---------- Supplied entries ----------

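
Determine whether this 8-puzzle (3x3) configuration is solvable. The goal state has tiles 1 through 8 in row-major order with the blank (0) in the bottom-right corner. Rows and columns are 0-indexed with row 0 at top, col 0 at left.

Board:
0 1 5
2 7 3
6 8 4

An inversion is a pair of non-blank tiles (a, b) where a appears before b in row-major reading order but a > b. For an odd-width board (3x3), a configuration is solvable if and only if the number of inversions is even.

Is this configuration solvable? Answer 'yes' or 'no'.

Inversions (pairs i<j in row-major order where tile[i] > tile[j] > 0): 8
8 is even, so the puzzle is solvable.

Answer: yes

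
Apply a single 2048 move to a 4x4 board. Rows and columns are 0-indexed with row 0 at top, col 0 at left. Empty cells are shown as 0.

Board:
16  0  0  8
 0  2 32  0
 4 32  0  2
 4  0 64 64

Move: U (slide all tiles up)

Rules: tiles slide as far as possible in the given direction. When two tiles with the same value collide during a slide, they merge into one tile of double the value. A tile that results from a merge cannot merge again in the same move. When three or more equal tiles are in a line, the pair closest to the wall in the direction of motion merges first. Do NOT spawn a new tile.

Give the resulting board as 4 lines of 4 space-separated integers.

Slide up:
col 0: [16, 0, 4, 4] -> [16, 8, 0, 0]
col 1: [0, 2, 32, 0] -> [2, 32, 0, 0]
col 2: [0, 32, 0, 64] -> [32, 64, 0, 0]
col 3: [8, 0, 2, 64] -> [8, 2, 64, 0]

Answer: 16  2 32  8
 8 32 64  2
 0  0  0 64
 0  0  0  0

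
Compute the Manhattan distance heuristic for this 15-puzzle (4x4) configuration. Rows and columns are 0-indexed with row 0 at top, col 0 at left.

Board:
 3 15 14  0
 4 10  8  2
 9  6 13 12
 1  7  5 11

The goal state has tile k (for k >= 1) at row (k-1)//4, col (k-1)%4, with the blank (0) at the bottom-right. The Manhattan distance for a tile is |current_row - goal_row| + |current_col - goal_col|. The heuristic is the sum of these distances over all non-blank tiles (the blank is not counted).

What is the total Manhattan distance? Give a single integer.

Tile 3: at (0,0), goal (0,2), distance |0-0|+|0-2| = 2
Tile 15: at (0,1), goal (3,2), distance |0-3|+|1-2| = 4
Tile 14: at (0,2), goal (3,1), distance |0-3|+|2-1| = 4
Tile 4: at (1,0), goal (0,3), distance |1-0|+|0-3| = 4
Tile 10: at (1,1), goal (2,1), distance |1-2|+|1-1| = 1
Tile 8: at (1,2), goal (1,3), distance |1-1|+|2-3| = 1
Tile 2: at (1,3), goal (0,1), distance |1-0|+|3-1| = 3
Tile 9: at (2,0), goal (2,0), distance |2-2|+|0-0| = 0
Tile 6: at (2,1), goal (1,1), distance |2-1|+|1-1| = 1
Tile 13: at (2,2), goal (3,0), distance |2-3|+|2-0| = 3
Tile 12: at (2,3), goal (2,3), distance |2-2|+|3-3| = 0
Tile 1: at (3,0), goal (0,0), distance |3-0|+|0-0| = 3
Tile 7: at (3,1), goal (1,2), distance |3-1|+|1-2| = 3
Tile 5: at (3,2), goal (1,0), distance |3-1|+|2-0| = 4
Tile 11: at (3,3), goal (2,2), distance |3-2|+|3-2| = 2
Sum: 2 + 4 + 4 + 4 + 1 + 1 + 3 + 0 + 1 + 3 + 0 + 3 + 3 + 4 + 2 = 35

Answer: 35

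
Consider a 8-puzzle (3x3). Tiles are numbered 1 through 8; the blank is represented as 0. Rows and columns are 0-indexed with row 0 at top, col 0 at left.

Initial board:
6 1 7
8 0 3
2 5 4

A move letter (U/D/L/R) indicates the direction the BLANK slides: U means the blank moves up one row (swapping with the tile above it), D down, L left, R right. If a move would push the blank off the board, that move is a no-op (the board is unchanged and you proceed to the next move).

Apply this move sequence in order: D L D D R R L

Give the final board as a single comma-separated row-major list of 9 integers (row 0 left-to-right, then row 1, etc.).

After move 1 (D):
6 1 7
8 5 3
2 0 4

After move 2 (L):
6 1 7
8 5 3
0 2 4

After move 3 (D):
6 1 7
8 5 3
0 2 4

After move 4 (D):
6 1 7
8 5 3
0 2 4

After move 5 (R):
6 1 7
8 5 3
2 0 4

After move 6 (R):
6 1 7
8 5 3
2 4 0

After move 7 (L):
6 1 7
8 5 3
2 0 4

Answer: 6, 1, 7, 8, 5, 3, 2, 0, 4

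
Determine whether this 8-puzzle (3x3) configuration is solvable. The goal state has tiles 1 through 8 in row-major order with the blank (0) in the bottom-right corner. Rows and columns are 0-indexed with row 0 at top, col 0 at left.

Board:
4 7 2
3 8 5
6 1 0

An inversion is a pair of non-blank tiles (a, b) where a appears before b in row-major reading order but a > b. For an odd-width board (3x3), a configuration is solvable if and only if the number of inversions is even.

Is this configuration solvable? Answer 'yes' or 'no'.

Inversions (pairs i<j in row-major order where tile[i] > tile[j] > 0): 15
15 is odd, so the puzzle is not solvable.

Answer: no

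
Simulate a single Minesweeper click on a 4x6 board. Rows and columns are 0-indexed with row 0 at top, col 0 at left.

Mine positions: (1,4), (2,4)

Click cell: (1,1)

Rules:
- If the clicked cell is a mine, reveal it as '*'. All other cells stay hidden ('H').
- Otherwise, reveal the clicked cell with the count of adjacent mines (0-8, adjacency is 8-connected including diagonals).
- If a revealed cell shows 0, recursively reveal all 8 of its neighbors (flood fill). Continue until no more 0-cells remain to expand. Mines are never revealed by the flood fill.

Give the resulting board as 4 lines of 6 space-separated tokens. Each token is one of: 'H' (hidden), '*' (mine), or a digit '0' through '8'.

0 0 0 1 H H
0 0 0 2 H H
0 0 0 2 H H
0 0 0 1 H H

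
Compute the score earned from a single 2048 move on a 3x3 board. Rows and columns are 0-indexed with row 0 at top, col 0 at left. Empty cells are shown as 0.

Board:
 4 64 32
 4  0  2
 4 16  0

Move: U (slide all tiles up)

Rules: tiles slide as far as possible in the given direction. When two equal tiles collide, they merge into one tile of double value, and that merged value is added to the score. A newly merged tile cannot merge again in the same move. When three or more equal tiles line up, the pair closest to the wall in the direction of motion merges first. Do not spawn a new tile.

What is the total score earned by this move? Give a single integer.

Answer: 8

Derivation:
Slide up:
col 0: [4, 4, 4] -> [8, 4, 0]  score +8 (running 8)
col 1: [64, 0, 16] -> [64, 16, 0]  score +0 (running 8)
col 2: [32, 2, 0] -> [32, 2, 0]  score +0 (running 8)
Board after move:
 8 64 32
 4 16  2
 0  0  0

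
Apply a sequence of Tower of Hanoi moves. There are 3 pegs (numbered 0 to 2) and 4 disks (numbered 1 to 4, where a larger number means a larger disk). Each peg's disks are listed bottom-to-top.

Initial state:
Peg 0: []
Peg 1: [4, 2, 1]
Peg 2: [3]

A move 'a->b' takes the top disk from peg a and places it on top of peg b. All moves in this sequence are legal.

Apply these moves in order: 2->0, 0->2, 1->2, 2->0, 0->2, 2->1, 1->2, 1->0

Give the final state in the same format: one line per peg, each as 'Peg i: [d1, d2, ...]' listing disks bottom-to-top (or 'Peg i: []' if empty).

Answer: Peg 0: [2]
Peg 1: [4]
Peg 2: [3, 1]

Derivation:
After move 1 (2->0):
Peg 0: [3]
Peg 1: [4, 2, 1]
Peg 2: []

After move 2 (0->2):
Peg 0: []
Peg 1: [4, 2, 1]
Peg 2: [3]

After move 3 (1->2):
Peg 0: []
Peg 1: [4, 2]
Peg 2: [3, 1]

After move 4 (2->0):
Peg 0: [1]
Peg 1: [4, 2]
Peg 2: [3]

After move 5 (0->2):
Peg 0: []
Peg 1: [4, 2]
Peg 2: [3, 1]

After move 6 (2->1):
Peg 0: []
Peg 1: [4, 2, 1]
Peg 2: [3]

After move 7 (1->2):
Peg 0: []
Peg 1: [4, 2]
Peg 2: [3, 1]

After move 8 (1->0):
Peg 0: [2]
Peg 1: [4]
Peg 2: [3, 1]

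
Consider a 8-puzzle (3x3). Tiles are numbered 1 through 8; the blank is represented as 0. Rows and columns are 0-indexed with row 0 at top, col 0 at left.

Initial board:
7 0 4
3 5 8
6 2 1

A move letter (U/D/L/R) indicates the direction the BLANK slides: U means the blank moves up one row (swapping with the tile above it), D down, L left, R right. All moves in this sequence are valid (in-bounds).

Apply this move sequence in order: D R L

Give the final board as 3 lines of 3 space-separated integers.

Answer: 7 5 4
3 0 8
6 2 1

Derivation:
After move 1 (D):
7 5 4
3 0 8
6 2 1

After move 2 (R):
7 5 4
3 8 0
6 2 1

After move 3 (L):
7 5 4
3 0 8
6 2 1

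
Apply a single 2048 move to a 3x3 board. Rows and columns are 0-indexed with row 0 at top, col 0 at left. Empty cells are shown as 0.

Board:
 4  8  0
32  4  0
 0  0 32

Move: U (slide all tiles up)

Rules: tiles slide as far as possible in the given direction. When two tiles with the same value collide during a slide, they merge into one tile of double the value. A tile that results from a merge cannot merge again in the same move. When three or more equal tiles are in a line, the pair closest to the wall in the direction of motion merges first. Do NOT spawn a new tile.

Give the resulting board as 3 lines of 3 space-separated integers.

Slide up:
col 0: [4, 32, 0] -> [4, 32, 0]
col 1: [8, 4, 0] -> [8, 4, 0]
col 2: [0, 0, 32] -> [32, 0, 0]

Answer:  4  8 32
32  4  0
 0  0  0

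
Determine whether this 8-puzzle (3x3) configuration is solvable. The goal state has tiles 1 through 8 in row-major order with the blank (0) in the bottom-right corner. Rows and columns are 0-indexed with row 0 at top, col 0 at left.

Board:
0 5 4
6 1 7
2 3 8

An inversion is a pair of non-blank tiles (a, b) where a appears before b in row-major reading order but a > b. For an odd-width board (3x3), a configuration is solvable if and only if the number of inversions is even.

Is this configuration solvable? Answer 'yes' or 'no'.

Inversions (pairs i<j in row-major order where tile[i] > tile[j] > 0): 12
12 is even, so the puzzle is solvable.

Answer: yes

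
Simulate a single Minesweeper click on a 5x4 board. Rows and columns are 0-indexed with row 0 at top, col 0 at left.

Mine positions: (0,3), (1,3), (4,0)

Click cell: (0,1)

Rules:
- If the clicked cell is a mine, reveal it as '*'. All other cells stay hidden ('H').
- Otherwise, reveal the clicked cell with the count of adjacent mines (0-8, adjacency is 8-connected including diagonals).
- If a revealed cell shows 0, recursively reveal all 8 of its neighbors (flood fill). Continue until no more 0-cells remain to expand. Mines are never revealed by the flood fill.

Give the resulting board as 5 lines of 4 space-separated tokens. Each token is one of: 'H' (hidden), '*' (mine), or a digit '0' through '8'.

0 0 2 H
0 0 2 H
0 0 1 1
1 1 0 0
H 1 0 0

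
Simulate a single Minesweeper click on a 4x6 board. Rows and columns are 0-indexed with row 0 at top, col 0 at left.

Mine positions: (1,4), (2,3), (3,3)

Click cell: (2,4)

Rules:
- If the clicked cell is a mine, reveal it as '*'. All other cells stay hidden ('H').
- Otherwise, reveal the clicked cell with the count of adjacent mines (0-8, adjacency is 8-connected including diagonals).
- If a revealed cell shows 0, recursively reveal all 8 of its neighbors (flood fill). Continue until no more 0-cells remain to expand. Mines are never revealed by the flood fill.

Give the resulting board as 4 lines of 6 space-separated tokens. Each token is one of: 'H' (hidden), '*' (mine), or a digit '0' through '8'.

H H H H H H
H H H H H H
H H H H 3 H
H H H H H H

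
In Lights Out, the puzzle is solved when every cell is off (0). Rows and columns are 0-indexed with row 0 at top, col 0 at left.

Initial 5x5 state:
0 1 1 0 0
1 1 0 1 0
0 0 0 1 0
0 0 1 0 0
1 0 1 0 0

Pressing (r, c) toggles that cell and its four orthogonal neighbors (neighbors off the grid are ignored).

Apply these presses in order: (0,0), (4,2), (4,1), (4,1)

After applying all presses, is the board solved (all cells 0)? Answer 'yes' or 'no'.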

----------

Problem details — In the records above, the lines containing the string "these" should be counted; give only the total.

Final answer — 3